**To do**. All of the data below should be written out again exactly.

**Dataset records**.
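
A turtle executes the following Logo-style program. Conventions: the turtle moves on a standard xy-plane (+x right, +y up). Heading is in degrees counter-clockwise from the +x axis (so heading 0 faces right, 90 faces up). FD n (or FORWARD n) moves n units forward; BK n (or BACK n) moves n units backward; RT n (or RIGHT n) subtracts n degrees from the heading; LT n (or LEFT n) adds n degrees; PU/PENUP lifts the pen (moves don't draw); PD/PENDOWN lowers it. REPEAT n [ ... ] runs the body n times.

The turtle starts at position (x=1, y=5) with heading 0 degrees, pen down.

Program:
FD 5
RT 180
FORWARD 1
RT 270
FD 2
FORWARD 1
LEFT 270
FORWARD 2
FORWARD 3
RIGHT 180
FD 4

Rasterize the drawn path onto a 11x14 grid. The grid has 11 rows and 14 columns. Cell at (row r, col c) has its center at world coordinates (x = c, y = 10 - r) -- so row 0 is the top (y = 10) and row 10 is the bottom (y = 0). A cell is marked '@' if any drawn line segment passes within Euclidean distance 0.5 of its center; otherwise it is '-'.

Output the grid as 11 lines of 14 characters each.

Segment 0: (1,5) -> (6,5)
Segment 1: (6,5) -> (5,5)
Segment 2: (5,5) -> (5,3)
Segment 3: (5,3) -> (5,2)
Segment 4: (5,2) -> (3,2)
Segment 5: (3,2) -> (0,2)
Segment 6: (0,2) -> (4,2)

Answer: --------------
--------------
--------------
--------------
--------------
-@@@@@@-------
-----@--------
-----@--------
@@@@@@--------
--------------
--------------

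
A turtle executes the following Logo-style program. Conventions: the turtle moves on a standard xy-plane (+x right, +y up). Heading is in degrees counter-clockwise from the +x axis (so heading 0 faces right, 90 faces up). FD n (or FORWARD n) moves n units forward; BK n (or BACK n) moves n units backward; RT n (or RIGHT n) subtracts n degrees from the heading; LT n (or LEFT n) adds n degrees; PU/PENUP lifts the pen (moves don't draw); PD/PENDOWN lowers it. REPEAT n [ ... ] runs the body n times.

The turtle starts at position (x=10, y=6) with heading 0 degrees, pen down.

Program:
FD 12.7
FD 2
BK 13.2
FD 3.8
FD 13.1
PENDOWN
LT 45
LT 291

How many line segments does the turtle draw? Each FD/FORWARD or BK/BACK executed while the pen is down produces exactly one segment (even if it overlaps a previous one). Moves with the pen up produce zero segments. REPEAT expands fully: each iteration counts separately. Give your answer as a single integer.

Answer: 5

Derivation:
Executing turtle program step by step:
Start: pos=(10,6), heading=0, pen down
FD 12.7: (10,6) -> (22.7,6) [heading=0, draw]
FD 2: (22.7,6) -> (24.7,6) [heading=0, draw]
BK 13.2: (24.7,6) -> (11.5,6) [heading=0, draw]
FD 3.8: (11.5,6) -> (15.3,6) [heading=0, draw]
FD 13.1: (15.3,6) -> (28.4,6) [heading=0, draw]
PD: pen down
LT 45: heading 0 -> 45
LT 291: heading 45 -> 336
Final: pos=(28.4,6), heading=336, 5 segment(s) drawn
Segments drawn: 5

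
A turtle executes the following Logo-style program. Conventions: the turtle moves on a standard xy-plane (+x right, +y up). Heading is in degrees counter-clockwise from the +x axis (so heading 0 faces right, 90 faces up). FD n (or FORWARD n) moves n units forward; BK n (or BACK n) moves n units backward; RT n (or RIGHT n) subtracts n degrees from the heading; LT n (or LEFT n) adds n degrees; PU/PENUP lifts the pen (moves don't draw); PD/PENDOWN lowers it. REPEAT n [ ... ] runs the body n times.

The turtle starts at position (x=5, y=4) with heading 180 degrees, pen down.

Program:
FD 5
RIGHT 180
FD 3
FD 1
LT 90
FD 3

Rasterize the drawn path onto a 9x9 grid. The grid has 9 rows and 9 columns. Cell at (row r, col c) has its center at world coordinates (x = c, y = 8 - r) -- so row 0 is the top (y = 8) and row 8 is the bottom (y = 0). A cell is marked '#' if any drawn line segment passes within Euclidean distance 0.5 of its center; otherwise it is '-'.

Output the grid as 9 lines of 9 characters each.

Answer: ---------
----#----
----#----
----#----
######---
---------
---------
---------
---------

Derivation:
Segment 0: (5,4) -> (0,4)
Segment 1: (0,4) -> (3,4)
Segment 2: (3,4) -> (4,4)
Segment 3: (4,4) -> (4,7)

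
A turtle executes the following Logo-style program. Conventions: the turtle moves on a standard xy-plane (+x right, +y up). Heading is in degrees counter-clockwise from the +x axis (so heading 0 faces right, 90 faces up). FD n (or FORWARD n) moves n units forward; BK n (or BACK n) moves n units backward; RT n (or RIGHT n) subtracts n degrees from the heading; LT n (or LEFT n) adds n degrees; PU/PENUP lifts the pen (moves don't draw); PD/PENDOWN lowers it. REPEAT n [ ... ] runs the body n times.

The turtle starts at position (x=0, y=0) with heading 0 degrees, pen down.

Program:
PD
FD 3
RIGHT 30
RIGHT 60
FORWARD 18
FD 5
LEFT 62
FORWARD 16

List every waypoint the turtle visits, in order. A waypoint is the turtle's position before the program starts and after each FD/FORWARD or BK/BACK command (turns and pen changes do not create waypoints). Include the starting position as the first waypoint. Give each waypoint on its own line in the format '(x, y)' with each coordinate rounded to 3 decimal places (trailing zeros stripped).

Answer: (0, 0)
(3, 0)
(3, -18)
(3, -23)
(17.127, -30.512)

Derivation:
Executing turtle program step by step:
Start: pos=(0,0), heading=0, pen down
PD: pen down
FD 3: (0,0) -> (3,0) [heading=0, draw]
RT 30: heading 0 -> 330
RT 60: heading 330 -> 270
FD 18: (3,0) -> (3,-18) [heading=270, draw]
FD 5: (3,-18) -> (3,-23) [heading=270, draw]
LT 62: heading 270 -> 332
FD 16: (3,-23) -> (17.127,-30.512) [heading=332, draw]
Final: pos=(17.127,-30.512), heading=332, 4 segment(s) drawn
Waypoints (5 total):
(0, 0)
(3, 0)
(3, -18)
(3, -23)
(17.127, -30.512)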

**Result of the exercise**.
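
A turtle executes the following Logo-style program. Conventions: the turtle moves on a standard xy-plane (+x right, +y up). Heading is in degrees counter-clockwise from the +x axis (so heading 0 faces right, 90 faces up). FD n (or FORWARD n) moves n units forward; BK n (or BACK n) moves n units backward; RT n (or RIGHT n) subtracts n degrees from the heading; LT n (or LEFT n) adds n degrees; PU/PENUP lifts the pen (moves don't draw); PD/PENDOWN lowers it. REPEAT n [ ... ] runs the body n times.

The turtle starts at position (x=1, y=5) with heading 0 degrees, pen down.

Program:
FD 5
RT 180
FORWARD 1
RT 270
FD 2
FORWARD 1
LEFT 270
FORWARD 2
FORWARD 3
RIGHT 180
FD 4

Rasterize the drawn path onto a 11x14 grid. The grid has 11 rows and 14 columns. Cell at (row r, col c) has its center at world coordinates (x = c, y = 10 - r) -- so row 0 is the top (y = 10) and row 10 is the bottom (y = 0). A cell is marked '@' if any drawn line segment passes within Euclidean distance 0.5 of its center; otherwise it is '-'.

Output the grid as 11 lines of 14 characters each.

Segment 0: (1,5) -> (6,5)
Segment 1: (6,5) -> (5,5)
Segment 2: (5,5) -> (5,3)
Segment 3: (5,3) -> (5,2)
Segment 4: (5,2) -> (3,2)
Segment 5: (3,2) -> (0,2)
Segment 6: (0,2) -> (4,2)

Answer: --------------
--------------
--------------
--------------
--------------
-@@@@@@-------
-----@--------
-----@--------
@@@@@@--------
--------------
--------------

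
A turtle executes the following Logo-style program. Conventions: the turtle moves on a standard xy-plane (+x right, +y up). Heading is in degrees counter-clockwise from the +x axis (so heading 0 faces right, 90 faces up). FD n (or FORWARD n) moves n units forward; BK n (or BACK n) moves n units backward; RT n (or RIGHT n) subtracts n degrees from the heading; LT n (or LEFT n) adds n degrees; PU/PENUP lifts the pen (moves don't draw); PD/PENDOWN lowers it. REPEAT n [ ... ] runs the body n times.

The turtle starts at position (x=10, y=6) with heading 0 degrees, pen down.

Program:
FD 12.7
FD 2
BK 13.2
FD 3.8
FD 13.1
PENDOWN
LT 45
LT 291

How many line segments does the turtle draw? Each FD/FORWARD or BK/BACK executed while the pen is down produces exactly one segment (even if it overlaps a previous one). Moves with the pen up produce zero segments. REPEAT expands fully: each iteration counts separately. Give your answer as a single integer.

Answer: 5

Derivation:
Executing turtle program step by step:
Start: pos=(10,6), heading=0, pen down
FD 12.7: (10,6) -> (22.7,6) [heading=0, draw]
FD 2: (22.7,6) -> (24.7,6) [heading=0, draw]
BK 13.2: (24.7,6) -> (11.5,6) [heading=0, draw]
FD 3.8: (11.5,6) -> (15.3,6) [heading=0, draw]
FD 13.1: (15.3,6) -> (28.4,6) [heading=0, draw]
PD: pen down
LT 45: heading 0 -> 45
LT 291: heading 45 -> 336
Final: pos=(28.4,6), heading=336, 5 segment(s) drawn
Segments drawn: 5

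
A turtle executes the following Logo-style program. Conventions: the turtle moves on a standard xy-plane (+x right, +y up). Heading is in degrees counter-clockwise from the +x axis (so heading 0 faces right, 90 faces up). FD n (or FORWARD n) moves n units forward; BK n (or BACK n) moves n units backward; RT n (or RIGHT n) subtracts n degrees from the heading; LT n (or LEFT n) adds n degrees; PU/PENUP lifts the pen (moves don't draw); PD/PENDOWN lowers it. REPEAT n [ ... ] runs the body n times.

The turtle starts at position (x=5, y=4) with heading 180 degrees, pen down.

Program:
FD 5
RIGHT 180
FD 3
FD 1
LT 90
FD 3

Rasterize the drawn path onto a 9x9 grid. The grid has 9 rows and 9 columns. Cell at (row r, col c) has its center at world coordinates (x = c, y = 8 - r) -- so row 0 is the top (y = 8) and row 8 is the bottom (y = 0). A cell is marked '#' if any drawn line segment passes within Euclidean distance 0.5 of its center; otherwise it is '-'.

Output the grid as 9 lines of 9 characters each.

Answer: ---------
----#----
----#----
----#----
######---
---------
---------
---------
---------

Derivation:
Segment 0: (5,4) -> (0,4)
Segment 1: (0,4) -> (3,4)
Segment 2: (3,4) -> (4,4)
Segment 3: (4,4) -> (4,7)

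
A turtle executes the following Logo-style program. Conventions: the turtle moves on a standard xy-plane (+x right, +y up). Heading is in degrees counter-clockwise from the +x axis (so heading 0 faces right, 90 faces up). FD n (or FORWARD n) moves n units forward; BK n (or BACK n) moves n units backward; RT n (or RIGHT n) subtracts n degrees from the heading; LT n (or LEFT n) adds n degrees; PU/PENUP lifts the pen (moves don't draw); PD/PENDOWN lowers it. REPEAT n [ ... ] runs the body n times.

The turtle starts at position (x=0, y=0) with heading 0 degrees, pen down.

Program:
PD
FD 3
RIGHT 30
RIGHT 60
FORWARD 18
FD 5
LEFT 62
FORWARD 16

List every waypoint the turtle visits, in order. A waypoint is the turtle's position before the program starts and after each FD/FORWARD or BK/BACK command (turns and pen changes do not create waypoints). Include the starting position as the first waypoint. Give each waypoint on its own line in the format '(x, y)' with each coordinate rounded to 3 decimal places (trailing zeros stripped).

Answer: (0, 0)
(3, 0)
(3, -18)
(3, -23)
(17.127, -30.512)

Derivation:
Executing turtle program step by step:
Start: pos=(0,0), heading=0, pen down
PD: pen down
FD 3: (0,0) -> (3,0) [heading=0, draw]
RT 30: heading 0 -> 330
RT 60: heading 330 -> 270
FD 18: (3,0) -> (3,-18) [heading=270, draw]
FD 5: (3,-18) -> (3,-23) [heading=270, draw]
LT 62: heading 270 -> 332
FD 16: (3,-23) -> (17.127,-30.512) [heading=332, draw]
Final: pos=(17.127,-30.512), heading=332, 4 segment(s) drawn
Waypoints (5 total):
(0, 0)
(3, 0)
(3, -18)
(3, -23)
(17.127, -30.512)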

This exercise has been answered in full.